─── Recorded data ───

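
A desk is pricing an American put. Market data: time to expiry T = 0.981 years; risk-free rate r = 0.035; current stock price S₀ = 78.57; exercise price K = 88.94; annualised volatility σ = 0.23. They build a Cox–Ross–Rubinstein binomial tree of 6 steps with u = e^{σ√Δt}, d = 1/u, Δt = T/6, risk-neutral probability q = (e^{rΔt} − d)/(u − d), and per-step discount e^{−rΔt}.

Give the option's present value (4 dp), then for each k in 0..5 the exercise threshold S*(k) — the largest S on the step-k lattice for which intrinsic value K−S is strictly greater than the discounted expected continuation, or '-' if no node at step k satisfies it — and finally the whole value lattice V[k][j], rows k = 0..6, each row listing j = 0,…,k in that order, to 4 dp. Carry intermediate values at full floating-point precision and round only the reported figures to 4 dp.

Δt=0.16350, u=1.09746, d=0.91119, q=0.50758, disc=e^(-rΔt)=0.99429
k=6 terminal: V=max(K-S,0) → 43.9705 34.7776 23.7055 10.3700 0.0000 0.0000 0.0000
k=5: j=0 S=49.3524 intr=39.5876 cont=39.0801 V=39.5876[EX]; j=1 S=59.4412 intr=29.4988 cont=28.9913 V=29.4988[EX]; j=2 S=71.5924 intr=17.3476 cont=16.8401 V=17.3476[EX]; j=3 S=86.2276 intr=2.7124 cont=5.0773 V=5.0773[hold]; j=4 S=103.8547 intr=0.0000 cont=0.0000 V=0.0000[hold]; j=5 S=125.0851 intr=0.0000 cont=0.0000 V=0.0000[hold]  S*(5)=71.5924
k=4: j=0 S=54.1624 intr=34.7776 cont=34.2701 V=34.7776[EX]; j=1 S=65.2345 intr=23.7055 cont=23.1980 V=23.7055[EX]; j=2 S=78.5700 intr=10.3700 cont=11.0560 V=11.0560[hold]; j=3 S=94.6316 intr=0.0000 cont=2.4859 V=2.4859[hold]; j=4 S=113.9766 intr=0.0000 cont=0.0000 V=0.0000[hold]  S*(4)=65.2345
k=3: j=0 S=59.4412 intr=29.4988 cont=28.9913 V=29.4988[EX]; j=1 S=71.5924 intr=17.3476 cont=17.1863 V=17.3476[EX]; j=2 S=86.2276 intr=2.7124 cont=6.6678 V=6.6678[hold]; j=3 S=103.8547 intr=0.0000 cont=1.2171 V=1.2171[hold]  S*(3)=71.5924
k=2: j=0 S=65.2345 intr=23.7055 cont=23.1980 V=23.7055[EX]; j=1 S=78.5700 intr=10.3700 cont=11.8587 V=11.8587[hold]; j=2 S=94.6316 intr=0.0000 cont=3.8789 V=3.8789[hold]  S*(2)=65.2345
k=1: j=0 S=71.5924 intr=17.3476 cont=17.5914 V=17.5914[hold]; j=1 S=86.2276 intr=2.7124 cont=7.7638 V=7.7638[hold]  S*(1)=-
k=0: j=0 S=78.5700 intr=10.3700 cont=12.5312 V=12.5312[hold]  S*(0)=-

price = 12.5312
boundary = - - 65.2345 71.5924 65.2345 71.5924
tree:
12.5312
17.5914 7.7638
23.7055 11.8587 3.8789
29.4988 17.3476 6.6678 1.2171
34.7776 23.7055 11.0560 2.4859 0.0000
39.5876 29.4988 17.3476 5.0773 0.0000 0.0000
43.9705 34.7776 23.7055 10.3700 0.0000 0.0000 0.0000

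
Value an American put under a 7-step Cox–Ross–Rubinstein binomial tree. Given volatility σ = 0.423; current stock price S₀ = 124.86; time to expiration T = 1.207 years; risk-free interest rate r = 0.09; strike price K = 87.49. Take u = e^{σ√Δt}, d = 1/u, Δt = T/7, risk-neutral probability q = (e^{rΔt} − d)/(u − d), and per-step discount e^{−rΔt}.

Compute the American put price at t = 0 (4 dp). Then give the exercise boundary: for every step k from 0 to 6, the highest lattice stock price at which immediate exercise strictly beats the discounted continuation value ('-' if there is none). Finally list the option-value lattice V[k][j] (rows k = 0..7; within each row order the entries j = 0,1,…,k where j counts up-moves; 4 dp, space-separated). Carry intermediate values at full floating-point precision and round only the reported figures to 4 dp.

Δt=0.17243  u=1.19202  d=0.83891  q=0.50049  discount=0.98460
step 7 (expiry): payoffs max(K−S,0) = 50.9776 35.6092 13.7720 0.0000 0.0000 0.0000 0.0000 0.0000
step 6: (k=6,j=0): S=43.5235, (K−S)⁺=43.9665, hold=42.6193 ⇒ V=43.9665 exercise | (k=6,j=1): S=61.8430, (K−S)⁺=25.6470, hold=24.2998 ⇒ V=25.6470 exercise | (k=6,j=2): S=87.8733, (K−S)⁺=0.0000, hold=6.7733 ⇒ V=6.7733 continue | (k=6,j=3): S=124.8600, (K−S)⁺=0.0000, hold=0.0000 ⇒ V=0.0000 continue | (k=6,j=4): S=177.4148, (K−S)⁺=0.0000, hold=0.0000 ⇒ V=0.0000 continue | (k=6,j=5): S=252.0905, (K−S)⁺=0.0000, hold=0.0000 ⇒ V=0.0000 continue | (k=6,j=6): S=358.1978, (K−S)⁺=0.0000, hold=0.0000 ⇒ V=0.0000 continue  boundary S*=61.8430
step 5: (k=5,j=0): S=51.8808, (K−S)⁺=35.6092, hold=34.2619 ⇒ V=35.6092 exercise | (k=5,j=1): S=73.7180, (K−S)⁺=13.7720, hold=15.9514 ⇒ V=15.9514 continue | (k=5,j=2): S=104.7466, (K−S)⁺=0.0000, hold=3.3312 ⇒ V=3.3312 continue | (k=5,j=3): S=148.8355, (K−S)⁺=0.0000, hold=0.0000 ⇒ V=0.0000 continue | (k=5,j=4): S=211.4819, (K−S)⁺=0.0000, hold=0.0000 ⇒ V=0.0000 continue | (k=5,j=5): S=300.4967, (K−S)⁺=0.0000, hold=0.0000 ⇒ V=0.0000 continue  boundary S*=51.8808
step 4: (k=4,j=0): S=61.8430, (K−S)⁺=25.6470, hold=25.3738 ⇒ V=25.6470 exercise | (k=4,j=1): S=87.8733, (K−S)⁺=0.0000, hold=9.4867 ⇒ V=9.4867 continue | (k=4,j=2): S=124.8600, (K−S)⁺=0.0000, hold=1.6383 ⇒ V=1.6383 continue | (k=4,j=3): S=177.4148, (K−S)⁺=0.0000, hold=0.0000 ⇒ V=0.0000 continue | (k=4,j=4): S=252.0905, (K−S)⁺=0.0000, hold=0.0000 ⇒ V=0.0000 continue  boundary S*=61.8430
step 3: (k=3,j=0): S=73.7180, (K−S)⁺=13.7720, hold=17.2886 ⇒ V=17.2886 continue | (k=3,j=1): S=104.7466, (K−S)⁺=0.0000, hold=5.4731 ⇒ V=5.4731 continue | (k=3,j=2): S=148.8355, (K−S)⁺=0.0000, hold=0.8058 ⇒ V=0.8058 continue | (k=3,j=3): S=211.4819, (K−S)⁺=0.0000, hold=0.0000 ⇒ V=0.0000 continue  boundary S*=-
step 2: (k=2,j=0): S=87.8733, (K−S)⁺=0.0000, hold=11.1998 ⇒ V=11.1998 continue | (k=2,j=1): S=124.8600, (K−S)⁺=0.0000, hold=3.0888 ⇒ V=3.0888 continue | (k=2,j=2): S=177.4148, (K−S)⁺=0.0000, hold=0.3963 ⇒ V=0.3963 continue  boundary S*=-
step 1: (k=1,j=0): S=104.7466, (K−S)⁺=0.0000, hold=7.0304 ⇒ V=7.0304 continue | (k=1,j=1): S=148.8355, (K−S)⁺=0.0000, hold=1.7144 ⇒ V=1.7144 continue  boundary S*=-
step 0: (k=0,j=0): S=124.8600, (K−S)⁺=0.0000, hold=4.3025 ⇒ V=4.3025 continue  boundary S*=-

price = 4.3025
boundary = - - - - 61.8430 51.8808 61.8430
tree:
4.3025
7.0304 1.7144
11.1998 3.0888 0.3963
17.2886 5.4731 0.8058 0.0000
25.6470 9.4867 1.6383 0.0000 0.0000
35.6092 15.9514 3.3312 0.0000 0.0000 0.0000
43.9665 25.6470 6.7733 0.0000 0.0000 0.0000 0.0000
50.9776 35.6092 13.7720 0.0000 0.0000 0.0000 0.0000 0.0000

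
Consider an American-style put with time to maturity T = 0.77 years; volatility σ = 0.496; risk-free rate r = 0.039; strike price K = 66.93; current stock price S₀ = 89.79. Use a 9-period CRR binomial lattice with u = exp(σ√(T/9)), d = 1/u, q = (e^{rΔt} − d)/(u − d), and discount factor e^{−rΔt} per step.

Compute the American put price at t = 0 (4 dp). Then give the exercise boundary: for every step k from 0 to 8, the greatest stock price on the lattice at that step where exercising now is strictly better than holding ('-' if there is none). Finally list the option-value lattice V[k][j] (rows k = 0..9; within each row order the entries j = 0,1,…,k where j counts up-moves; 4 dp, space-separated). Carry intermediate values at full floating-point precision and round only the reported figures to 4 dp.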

───
─── Recorded data ───

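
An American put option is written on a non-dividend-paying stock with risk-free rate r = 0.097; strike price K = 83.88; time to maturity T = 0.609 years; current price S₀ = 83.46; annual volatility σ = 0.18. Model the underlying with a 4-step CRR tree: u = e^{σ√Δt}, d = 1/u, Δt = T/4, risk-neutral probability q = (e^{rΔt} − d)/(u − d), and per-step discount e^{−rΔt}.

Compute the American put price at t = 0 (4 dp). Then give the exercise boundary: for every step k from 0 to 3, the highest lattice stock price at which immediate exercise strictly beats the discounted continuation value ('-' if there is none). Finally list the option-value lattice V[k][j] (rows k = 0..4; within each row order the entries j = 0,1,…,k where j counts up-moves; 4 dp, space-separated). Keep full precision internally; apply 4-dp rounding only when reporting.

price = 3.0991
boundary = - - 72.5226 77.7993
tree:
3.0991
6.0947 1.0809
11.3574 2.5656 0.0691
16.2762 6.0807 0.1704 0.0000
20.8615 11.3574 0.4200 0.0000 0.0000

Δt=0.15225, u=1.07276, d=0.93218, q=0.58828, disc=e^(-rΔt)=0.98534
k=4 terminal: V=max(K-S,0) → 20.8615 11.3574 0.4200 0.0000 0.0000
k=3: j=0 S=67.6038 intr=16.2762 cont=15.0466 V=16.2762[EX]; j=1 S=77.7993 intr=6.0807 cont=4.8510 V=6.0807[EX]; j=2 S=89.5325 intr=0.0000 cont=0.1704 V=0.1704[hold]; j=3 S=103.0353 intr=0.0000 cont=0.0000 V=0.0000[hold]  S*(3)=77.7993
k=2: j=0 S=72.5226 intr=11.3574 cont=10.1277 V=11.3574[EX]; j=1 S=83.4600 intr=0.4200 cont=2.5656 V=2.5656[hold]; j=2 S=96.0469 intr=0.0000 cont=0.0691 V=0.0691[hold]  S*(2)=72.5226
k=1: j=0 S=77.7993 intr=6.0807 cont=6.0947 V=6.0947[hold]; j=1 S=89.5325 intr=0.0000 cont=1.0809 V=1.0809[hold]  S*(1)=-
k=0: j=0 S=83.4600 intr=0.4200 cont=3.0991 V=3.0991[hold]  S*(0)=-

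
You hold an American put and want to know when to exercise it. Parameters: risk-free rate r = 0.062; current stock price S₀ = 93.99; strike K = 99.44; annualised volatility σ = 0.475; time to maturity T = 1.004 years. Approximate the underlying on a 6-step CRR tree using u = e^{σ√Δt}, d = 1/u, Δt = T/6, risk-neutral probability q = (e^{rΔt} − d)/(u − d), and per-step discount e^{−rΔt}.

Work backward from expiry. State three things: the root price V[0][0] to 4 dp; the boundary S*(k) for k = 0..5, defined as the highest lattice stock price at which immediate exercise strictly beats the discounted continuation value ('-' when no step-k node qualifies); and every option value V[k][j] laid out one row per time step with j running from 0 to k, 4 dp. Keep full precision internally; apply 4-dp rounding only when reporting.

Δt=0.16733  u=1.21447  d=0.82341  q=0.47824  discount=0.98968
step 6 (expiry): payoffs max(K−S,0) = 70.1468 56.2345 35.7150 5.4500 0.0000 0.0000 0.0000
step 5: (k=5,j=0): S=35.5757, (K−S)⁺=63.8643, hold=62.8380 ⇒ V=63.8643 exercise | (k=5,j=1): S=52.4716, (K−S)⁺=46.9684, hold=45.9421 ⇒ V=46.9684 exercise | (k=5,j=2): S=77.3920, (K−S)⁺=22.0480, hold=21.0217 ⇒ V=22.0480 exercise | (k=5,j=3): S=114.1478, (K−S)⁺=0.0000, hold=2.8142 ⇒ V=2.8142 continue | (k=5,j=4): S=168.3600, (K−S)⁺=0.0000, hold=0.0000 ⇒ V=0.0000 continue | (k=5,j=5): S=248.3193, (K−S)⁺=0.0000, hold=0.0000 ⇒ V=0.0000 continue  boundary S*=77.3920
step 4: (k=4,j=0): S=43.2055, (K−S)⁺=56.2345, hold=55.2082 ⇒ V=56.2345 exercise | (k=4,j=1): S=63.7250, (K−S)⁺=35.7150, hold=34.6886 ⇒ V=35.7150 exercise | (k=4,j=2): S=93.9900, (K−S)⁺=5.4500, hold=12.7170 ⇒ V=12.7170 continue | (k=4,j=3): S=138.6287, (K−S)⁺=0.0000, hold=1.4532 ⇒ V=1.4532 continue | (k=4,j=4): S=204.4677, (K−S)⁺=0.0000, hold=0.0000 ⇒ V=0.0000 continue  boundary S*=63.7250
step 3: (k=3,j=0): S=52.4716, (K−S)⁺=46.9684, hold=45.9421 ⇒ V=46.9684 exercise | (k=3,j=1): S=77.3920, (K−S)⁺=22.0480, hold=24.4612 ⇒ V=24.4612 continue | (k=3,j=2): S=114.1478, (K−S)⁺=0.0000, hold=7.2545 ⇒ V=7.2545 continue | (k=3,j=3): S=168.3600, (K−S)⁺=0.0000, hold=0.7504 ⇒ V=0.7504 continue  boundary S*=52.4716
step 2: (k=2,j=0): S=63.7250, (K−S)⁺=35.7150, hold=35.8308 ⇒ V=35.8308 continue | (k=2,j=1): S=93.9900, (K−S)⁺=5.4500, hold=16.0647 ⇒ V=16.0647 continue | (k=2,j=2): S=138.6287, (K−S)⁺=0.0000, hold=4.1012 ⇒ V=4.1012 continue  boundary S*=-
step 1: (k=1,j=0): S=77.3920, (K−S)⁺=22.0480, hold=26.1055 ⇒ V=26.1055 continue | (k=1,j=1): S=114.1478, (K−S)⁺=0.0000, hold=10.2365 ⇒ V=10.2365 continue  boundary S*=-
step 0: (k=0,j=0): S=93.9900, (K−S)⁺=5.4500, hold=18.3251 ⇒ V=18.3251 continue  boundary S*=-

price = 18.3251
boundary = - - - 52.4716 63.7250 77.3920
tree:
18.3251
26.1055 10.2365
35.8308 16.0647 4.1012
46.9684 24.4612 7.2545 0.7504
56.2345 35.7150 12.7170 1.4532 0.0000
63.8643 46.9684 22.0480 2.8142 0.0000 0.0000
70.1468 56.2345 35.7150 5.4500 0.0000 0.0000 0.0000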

───

Exercise goal |
Show every line of the material above in which "strike" is present.

Completed task |
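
Value an American put under a 7-step Cox–Ross–Rubinstein binomial tree. Given volatility σ = 0.423; current stock price S₀ = 124.86; time to expiration T = 1.207 years; risk-free interest rate r = 0.09; strike price K = 87.49. Take u = e^{σ√Δt}, d = 1/u, Δt = T/7, risk-neutral probability q = (e^{rΔt} − d)/(u − d), and per-step discount e^{−rΔt}.
Consider an American-style put with time to maturity T = 0.77 years; volatility σ = 0.496; risk-free rate r = 0.039; strike price K = 66.93; current stock price S₀ = 89.79. Use a 9-period CRR binomial lattice with u = exp(σ√(T/9)), d = 1/u, q = (e^{rΔt} − d)/(u − d), and discount factor e^{−rΔt} per step.
An American put option is written on a non-dividend-paying stock with risk-free rate r = 0.097; strike price K = 83.88; time to maturity T = 0.609 years; current price S₀ = 83.46; annual volatility σ = 0.18. Model the underlying with a 4-step CRR tree: u = e^{σ√Δt}, d = 1/u, Δt = T/4, risk-neutral probability q = (e^{rΔt} − d)/(u − d), and per-step discount e^{−rΔt}.
You hold an American put and want to know when to exercise it. Parameters: risk-free rate r = 0.062; current stock price S₀ = 93.99; strike K = 99.44; annualised volatility σ = 0.475; time to maturity T = 1.004 years. Approximate the underlying on a 6-step CRR tree using u = e^{σ√Δt}, d = 1/u, Δt = T/6, risk-neutral probability q = (e^{rΔt} − d)/(u − d), and per-step discount e^{−rΔt}.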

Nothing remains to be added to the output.